[Data entries]
○ ○ ○

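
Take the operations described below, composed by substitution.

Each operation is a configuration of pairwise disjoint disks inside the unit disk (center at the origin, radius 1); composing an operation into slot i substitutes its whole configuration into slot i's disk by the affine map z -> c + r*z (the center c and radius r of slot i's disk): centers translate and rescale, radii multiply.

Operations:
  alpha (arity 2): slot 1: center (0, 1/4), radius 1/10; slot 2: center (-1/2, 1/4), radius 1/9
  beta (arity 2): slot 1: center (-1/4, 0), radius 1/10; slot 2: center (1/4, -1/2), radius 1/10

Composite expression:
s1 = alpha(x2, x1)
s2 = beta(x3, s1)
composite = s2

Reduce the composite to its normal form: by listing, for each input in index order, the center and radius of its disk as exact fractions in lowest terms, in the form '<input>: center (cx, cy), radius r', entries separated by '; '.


Follow each x-input down from beta: c' goes to c + r*c', radius to r*r'.
input x3: applying the 1 nested substitution gives center (-1/4, 0), radius 1/10
input x2: applying the 2 nested substitutions gives center (1/4, -19/40), radius 1/100
input x1: applying the 2 nested substitutions gives center (1/5, -19/40), radius 1/90

x1: center (1/5, -19/40), radius 1/90; x2: center (1/4, -19/40), radius 1/100; x3: center (-1/4, 0), radius 1/10


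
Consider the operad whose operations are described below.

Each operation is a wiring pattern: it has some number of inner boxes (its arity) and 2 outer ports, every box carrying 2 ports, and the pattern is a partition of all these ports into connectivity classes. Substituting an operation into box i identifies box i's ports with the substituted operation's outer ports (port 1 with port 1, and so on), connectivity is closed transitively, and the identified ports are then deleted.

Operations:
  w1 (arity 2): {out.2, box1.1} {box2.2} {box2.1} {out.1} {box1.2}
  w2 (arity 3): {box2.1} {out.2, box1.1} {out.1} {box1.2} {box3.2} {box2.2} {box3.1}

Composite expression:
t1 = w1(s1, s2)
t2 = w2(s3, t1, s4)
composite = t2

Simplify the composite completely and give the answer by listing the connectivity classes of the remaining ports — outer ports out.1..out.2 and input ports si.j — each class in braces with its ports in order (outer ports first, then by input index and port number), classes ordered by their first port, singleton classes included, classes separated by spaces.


Reachability decides: close wires over w2-identified ports.
stage w1: inputs (s1, s2), connectivity {out.1} {out.2, s1.1} {s1.2} {s2.1} {s2.2}, out.j its boundary
stage w2: inputs (s3, s1, s2, s4), connectivity {out.1} {out.2, s3.1} {s1.1} {s1.2} {s2.1} {s2.2} {s3.2} {s4.1} {s4.2}, out.j its boundary

{out.1} {out.2, s3.1} {s1.1} {s1.2} {s2.1} {s2.2} {s3.2} {s4.1} {s4.2}


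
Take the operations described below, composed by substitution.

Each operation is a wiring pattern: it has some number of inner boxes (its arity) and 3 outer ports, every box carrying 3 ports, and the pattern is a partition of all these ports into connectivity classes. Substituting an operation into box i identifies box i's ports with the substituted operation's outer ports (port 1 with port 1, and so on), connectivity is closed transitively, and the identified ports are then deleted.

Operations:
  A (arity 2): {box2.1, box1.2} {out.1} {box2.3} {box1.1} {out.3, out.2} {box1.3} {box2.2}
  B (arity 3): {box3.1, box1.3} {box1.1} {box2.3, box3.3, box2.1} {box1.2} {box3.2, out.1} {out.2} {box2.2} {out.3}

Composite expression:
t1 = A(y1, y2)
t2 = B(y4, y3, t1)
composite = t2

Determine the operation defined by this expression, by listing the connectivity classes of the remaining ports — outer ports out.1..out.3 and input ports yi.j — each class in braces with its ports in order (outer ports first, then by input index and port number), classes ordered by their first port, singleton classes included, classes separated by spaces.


{out.1, y3.1, y3.3} {out.2} {out.3} {y1.1} {y1.2, y2.1} {y1.3} {y2.2} {y2.3} {y3.2} {y4.1} {y4.2} {y4.3}

Treat the ports identified at B as solder joints: merge, then drop.
A over (y1, y2) gives {out.1} {out.2, out.3} {y1.1} {y1.2, y2.1} {y1.3} {y2.2} {y2.3}, out.j being that stage's outer ports
B over (y4, y3, y1, y2) gives {out.1, y3.1, y3.3} {out.2} {out.3} {y1.1} {y1.2, y2.1} {y1.3} {y2.2} {y2.3} {y3.2} {y4.1} {y4.2} {y4.3}, out.j being that stage's outer ports


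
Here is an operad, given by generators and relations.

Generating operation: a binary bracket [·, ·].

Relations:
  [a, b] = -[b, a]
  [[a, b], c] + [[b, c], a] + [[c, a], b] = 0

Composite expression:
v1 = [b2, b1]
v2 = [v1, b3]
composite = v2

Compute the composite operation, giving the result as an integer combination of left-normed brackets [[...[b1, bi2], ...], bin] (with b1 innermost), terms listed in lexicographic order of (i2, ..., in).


-[[b1, b2], b3]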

○ ○ ○

◆ **Your assignment**
Lines above with "operad" in them are the ones to copy.

◆ **Reply**
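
Consider the operad whose operations are described below.
Here is an operad, given by generators and relations.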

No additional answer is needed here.